What the exercise asks: Repeat the lines below exactly as written, please, from the line with "A warehouse holds" to the line with "Order cycle time: Q", both lines included, and no others.

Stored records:
______________________________
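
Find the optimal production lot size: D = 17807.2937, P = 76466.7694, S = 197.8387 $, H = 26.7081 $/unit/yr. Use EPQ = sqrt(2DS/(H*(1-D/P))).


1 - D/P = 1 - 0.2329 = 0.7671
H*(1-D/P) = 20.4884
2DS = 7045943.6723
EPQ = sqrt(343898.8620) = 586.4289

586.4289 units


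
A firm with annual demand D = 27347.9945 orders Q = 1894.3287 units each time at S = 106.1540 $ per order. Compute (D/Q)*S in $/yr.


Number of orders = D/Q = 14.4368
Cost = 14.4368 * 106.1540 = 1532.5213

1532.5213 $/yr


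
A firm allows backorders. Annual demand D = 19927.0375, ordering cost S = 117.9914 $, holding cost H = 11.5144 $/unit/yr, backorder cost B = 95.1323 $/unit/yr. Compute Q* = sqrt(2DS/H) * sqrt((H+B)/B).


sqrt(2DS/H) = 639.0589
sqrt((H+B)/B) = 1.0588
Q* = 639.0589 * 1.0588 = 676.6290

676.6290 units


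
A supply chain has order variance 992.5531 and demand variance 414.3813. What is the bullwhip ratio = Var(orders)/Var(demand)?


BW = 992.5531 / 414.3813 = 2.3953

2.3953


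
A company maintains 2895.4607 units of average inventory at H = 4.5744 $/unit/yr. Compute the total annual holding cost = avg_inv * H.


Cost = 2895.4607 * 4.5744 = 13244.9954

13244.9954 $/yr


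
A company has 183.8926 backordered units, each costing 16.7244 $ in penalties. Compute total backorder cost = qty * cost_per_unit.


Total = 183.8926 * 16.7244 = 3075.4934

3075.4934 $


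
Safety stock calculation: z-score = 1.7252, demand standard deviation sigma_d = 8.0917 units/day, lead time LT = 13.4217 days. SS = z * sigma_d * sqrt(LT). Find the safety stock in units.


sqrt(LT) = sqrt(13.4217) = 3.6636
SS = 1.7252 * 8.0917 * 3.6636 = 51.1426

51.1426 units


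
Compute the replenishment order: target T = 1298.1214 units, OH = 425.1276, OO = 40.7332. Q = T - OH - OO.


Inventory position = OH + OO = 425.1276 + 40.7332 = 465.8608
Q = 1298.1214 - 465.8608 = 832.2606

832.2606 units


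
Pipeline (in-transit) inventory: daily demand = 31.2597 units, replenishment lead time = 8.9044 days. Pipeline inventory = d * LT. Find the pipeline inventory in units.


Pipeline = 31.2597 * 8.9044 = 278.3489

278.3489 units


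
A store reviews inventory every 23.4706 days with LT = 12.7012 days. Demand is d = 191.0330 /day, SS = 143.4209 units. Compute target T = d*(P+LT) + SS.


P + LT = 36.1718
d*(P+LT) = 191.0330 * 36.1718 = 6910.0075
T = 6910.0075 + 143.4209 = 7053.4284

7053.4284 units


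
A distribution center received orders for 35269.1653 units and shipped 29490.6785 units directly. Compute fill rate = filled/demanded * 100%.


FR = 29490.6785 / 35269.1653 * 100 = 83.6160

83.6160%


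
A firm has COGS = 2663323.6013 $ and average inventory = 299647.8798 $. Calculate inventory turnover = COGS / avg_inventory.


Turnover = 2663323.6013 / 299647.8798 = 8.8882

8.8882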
______________________________
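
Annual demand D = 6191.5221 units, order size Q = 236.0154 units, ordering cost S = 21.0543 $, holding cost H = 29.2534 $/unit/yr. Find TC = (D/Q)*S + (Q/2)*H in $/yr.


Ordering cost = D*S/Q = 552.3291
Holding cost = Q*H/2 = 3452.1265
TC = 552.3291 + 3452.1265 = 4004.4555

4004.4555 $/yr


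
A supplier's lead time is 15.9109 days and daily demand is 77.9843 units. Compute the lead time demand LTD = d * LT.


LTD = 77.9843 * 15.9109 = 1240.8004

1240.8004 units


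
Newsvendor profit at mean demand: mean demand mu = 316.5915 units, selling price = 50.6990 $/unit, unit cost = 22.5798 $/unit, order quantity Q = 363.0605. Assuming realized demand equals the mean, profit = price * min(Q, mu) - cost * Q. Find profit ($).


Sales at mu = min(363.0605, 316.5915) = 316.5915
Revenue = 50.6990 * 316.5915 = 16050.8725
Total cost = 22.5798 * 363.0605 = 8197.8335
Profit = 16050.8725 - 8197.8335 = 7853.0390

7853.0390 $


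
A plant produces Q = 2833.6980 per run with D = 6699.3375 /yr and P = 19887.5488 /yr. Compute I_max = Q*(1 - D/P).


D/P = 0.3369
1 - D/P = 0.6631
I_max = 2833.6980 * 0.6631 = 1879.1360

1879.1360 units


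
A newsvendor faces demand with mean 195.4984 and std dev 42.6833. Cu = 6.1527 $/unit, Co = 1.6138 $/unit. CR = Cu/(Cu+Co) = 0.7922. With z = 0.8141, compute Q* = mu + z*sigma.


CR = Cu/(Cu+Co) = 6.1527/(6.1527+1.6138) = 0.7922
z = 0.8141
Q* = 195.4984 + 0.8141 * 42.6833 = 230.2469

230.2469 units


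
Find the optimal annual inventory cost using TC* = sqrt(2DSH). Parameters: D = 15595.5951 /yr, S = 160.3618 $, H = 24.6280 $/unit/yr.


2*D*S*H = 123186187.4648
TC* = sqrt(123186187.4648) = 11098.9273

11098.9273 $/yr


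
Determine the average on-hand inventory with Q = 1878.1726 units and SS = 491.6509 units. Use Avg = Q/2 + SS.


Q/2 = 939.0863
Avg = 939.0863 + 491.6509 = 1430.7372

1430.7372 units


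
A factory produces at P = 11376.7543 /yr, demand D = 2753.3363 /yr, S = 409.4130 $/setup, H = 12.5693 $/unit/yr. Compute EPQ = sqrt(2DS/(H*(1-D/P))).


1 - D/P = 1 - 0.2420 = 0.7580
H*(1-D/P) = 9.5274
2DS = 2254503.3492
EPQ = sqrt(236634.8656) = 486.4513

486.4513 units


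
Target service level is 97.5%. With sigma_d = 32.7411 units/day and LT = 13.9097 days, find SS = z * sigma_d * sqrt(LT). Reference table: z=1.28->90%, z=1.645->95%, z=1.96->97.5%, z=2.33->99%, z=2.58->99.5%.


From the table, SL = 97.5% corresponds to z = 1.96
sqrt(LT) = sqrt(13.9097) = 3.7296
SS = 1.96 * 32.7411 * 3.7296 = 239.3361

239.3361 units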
______________________________
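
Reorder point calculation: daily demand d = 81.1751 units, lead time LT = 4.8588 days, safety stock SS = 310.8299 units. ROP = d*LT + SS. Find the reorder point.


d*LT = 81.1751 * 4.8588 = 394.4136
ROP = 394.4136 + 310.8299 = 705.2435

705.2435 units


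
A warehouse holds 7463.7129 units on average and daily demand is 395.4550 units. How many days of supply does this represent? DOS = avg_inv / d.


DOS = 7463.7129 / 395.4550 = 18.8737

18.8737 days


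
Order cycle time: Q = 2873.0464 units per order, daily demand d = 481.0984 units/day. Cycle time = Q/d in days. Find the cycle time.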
______________________________
Written response:
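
A warehouse holds 7463.7129 units on average and daily demand is 395.4550 units. How many days of supply does this represent? DOS = avg_inv / d.


DOS = 7463.7129 / 395.4550 = 18.8737

18.8737 days


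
Order cycle time: Q = 2873.0464 units per order, daily demand d = 481.0984 units/day. Cycle time = Q/d in days. Find the cycle time.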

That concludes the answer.